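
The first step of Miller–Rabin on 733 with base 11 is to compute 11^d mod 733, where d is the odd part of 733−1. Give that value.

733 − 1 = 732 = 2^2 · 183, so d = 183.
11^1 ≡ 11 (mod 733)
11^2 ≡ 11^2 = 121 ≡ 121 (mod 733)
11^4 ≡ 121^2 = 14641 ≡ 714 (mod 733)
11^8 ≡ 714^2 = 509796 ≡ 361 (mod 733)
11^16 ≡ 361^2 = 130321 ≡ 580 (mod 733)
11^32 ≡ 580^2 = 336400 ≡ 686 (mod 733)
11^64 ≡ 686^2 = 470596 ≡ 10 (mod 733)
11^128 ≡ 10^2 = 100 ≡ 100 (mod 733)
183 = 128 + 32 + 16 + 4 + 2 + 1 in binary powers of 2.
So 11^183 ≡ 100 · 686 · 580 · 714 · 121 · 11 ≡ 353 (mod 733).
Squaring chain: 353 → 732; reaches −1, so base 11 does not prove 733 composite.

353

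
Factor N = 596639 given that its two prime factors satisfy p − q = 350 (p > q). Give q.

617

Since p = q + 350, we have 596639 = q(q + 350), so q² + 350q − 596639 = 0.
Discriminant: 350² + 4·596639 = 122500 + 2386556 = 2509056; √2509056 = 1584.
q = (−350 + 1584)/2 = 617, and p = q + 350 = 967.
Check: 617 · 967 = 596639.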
----------------
Transcribe every entry in the listing, word for word.

> _YOUR RESPONSE_:
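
The first step of Miller–Rabin on 733 with base 11 is to compute 11^d mod 733, where d is the odd part of 733−1. Give that value.

733 − 1 = 732 = 2^2 · 183, so d = 183.
11^1 ≡ 11 (mod 733)
11^2 ≡ 11^2 = 121 ≡ 121 (mod 733)
11^4 ≡ 121^2 = 14641 ≡ 714 (mod 733)
11^8 ≡ 714^2 = 509796 ≡ 361 (mod 733)
11^16 ≡ 361^2 = 130321 ≡ 580 (mod 733)
11^32 ≡ 580^2 = 336400 ≡ 686 (mod 733)
11^64 ≡ 686^2 = 470596 ≡ 10 (mod 733)
11^128 ≡ 10^2 = 100 ≡ 100 (mod 733)
183 = 128 + 32 + 16 + 4 + 2 + 1 in binary powers of 2.
So 11^183 ≡ 100 · 686 · 580 · 714 · 121 · 11 ≡ 353 (mod 733).
Squaring chain: 353 → 732; reaches −1, so base 11 does not prove 733 composite.

353

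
Factor N = 596639 given that its two prime factors satisfy p − q = 350 (p > q). Give q.

617

Since p = q + 350, we have 596639 = q(q + 350), so q² + 350q − 596639 = 0.
Discriminant: 350² + 4·596639 = 122500 + 2386556 = 2509056; √2509056 = 1584.
q = (−350 + 1584)/2 = 617, and p = q + 350 = 967.
Check: 617 · 967 = 596639.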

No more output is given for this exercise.